Stored items:
▼▼▼

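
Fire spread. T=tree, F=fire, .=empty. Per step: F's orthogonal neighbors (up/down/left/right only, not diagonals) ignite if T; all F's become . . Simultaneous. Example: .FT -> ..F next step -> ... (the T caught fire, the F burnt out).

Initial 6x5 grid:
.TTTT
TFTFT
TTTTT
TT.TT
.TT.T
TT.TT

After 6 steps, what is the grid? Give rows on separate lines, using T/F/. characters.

Step 1: 7 trees catch fire, 2 burn out
  .FTFT
  F.F.F
  TFTFT
  TT.TT
  .TT.T
  TT.TT
Step 2: 7 trees catch fire, 7 burn out
  ..F.F
  .....
  F.F.F
  TF.FT
  .TT.T
  TT.TT
Step 3: 3 trees catch fire, 7 burn out
  .....
  .....
  .....
  F...F
  .FT.T
  TT.TT
Step 4: 3 trees catch fire, 3 burn out
  .....
  .....
  .....
  .....
  ..F.F
  TF.TT
Step 5: 2 trees catch fire, 3 burn out
  .....
  .....
  .....
  .....
  .....
  F..TF
Step 6: 1 trees catch fire, 2 burn out
  .....
  .....
  .....
  .....
  .....
  ...F.

.....
.....
.....
.....
.....
...F.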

▲▲▲

What is being asked — Copy every entry above word for word.

Task output —
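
Fire spread. T=tree, F=fire, .=empty. Per step: F's orthogonal neighbors (up/down/left/right only, not diagonals) ignite if T; all F's become . . Simultaneous. Example: .FT -> ..F next step -> ... (the T caught fire, the F burnt out).

Initial 6x5 grid:
.TTTT
TFTFT
TTTTT
TT.TT
.TT.T
TT.TT

After 6 steps, what is the grid? Give rows on separate lines, using T/F/. characters.

Step 1: 7 trees catch fire, 2 burn out
  .FTFT
  F.F.F
  TFTFT
  TT.TT
  .TT.T
  TT.TT
Step 2: 7 trees catch fire, 7 burn out
  ..F.F
  .....
  F.F.F
  TF.FT
  .TT.T
  TT.TT
Step 3: 3 trees catch fire, 7 burn out
  .....
  .....
  .....
  F...F
  .FT.T
  TT.TT
Step 4: 3 trees catch fire, 3 burn out
  .....
  .....
  .....
  .....
  ..F.F
  TF.TT
Step 5: 2 trees catch fire, 3 burn out
  .....
  .....
  .....
  .....
  .....
  F..TF
Step 6: 1 trees catch fire, 2 burn out
  .....
  .....
  .....
  .....
  .....
  ...F.

.....
.....
.....
.....
.....
...F.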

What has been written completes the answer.